Data to examine below:

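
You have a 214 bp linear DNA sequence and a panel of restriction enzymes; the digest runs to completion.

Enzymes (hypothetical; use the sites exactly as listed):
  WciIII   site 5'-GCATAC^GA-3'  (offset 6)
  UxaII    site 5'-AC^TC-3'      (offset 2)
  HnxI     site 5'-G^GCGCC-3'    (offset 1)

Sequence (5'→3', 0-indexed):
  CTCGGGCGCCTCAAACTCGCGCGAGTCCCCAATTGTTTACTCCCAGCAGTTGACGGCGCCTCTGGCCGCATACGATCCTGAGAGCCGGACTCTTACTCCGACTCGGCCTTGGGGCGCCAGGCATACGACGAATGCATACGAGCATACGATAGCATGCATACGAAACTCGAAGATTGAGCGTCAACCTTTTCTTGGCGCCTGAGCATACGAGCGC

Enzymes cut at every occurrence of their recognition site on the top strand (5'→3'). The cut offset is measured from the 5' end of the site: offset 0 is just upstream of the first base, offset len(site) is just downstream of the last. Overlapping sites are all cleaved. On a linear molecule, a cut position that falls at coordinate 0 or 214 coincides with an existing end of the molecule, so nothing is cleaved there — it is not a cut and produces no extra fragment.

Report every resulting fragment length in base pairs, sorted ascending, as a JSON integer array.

[5,5,6,6,6,8,11,11,13,13,14,14,15,17,18,24,28]

Site scan:
  WciIII GCATACGA/6: at [67, 120, 133, 141, 155, 202] ⇒ [73, 126, 139, 147, 161, 208]
  UxaII ACTC/2: at [14, 38, 88, 94, 100, 164] ⇒ [16, 40, 90, 96, 102, 166]
  HnxI GGCGCC/1: at [4, 54, 112, 193] ⇒ [5, 55, 113, 194]

Pooled cuts: [5, 16, 40, 55, 73, 90, 96, 102, 113, 126, 139, 147, 161, 166, 194, 208]

Fragment lengths:
  [0,5): 5 bp
  [5,16): 11 bp
  [16,40): 24 bp
  [40,55): 15 bp
  [55,73): 18 bp
  [73,90): 17 bp
  [90,96): 6 bp
  [96,102): 6 bp
  [102,113): 11 bp
  [113,126): 13 bp
  [126,139): 13 bp
  [139,147): 8 bp
  [147,161): 14 bp
  [161,166): 5 bp
  [166,194): 28 bp
  [194,208): 14 bp
  [208,214): 6 bp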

End of Data to examine.

== Problem statement ==
Exact transcription of the records is all that is wanted.

== Task response ==
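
You have a 214 bp linear DNA sequence and a panel of restriction enzymes; the digest runs to completion.

Enzymes (hypothetical; use the sites exactly as listed):
  WciIII   site 5'-GCATAC^GA-3'  (offset 6)
  UxaII    site 5'-AC^TC-3'      (offset 2)
  HnxI     site 5'-G^GCGCC-3'    (offset 1)

Sequence (5'→3', 0-indexed):
  CTCGGGCGCCTCAAACTCGCGCGAGTCCCCAATTGTTTACTCCCAGCAGTTGACGGCGCCTCTGGCCGCATACGATCCTGAGAGCCGGACTCTTACTCCGACTCGGCCTTGGGGCGCCAGGCATACGACGAATGCATACGAGCATACGATAGCATGCATACGAAACTCGAAGATTGAGCGTCAACCTTTTCTTGGCGCCTGAGCATACGAGCGC

Enzymes cut at every occurrence of their recognition site on the top strand (5'→3'). The cut offset is measured from the 5' end of the site: offset 0 is just upstream of the first base, offset len(site) is just downstream of the last. Overlapping sites are all cleaved. On a linear molecule, a cut position that falls at coordinate 0 or 214 coincides with an existing end of the molecule, so nothing is cleaved there — it is not a cut and produces no extra fragment.

Report every resulting fragment length in base pairs, sorted ascending, as a JSON integer array.

[5,5,6,6,6,8,11,11,13,13,14,14,15,17,18,24,28]

Site scan:
  WciIII GCATACGA/6: at [67, 120, 133, 141, 155, 202] ⇒ [73, 126, 139, 147, 161, 208]
  UxaII ACTC/2: at [14, 38, 88, 94, 100, 164] ⇒ [16, 40, 90, 96, 102, 166]
  HnxI GGCGCC/1: at [4, 54, 112, 193] ⇒ [5, 55, 113, 194]

Pooled cuts: [5, 16, 40, 55, 73, 90, 96, 102, 113, 126, 139, 147, 161, 166, 194, 208]

Fragment lengths:
  [0,5): 5 bp
  [5,16): 11 bp
  [16,40): 24 bp
  [40,55): 15 bp
  [55,73): 18 bp
  [73,90): 17 bp
  [90,96): 6 bp
  [96,102): 6 bp
  [102,113): 11 bp
  [113,126): 13 bp
  [126,139): 13 bp
  [139,147): 8 bp
  [147,161): 14 bp
  [161,166): 5 bp
  [166,194): 28 bp
  [194,208): 14 bp
  [208,214): 6 bp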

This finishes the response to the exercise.